--- SUPPLIED MATERIAL Enclosed Below ---
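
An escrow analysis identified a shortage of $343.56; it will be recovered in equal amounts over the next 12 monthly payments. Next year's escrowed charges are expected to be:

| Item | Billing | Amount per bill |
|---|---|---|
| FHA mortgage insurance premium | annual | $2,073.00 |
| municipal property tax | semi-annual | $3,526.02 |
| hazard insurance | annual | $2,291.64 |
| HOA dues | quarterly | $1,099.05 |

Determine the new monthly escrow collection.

FHA mortgage insurance premium: $2,073.00/yr
Municipal property tax: $3,526.02 × 2 = $7,052.04/yr
Hazard insurance: $2,291.64/yr
HOA dues: $1,099.05 × 4 = $4,396.20/yr
Annual escrow total = $2,073.00 + $7,052.04 + $2,291.64 + $4,396.20 = $15,812.88
Base monthly escrow = $15,812.88 / 12 = $1,317.74
Shortage spread = $343.56 / 12 = $28.63/mo
Adjusted monthly = $1,317.74 + $28.63 = $1,346.37

$1,346.37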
--- End of Enclosed SUPPLIED MATERIAL ---
> _EXERCISE INSTRUCTIONS_
Only the lines from the one containing "semi-annual | $3,526.02 |" through the end of the entries above belong in the answer; repeat them exactly.

> _SOLUTION TO THIS EXERCISE_
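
| municipal property tax | semi-annual | $3,526.02 |
| hazard insurance | annual | $2,291.64 |
| HOA dues | quarterly | $1,099.05 |

Determine the new monthly escrow collection.

FHA mortgage insurance premium: $2,073.00/yr
Municipal property tax: $3,526.02 × 2 = $7,052.04/yr
Hazard insurance: $2,291.64/yr
HOA dues: $1,099.05 × 4 = $4,396.20/yr
Annual escrow total = $2,073.00 + $7,052.04 + $2,291.64 + $4,396.20 = $15,812.88
Base monthly escrow = $15,812.88 / 12 = $1,317.74
Shortage spread = $343.56 / 12 = $28.63/mo
Adjusted monthly = $1,317.74 + $28.63 = $1,346.37

$1,346.37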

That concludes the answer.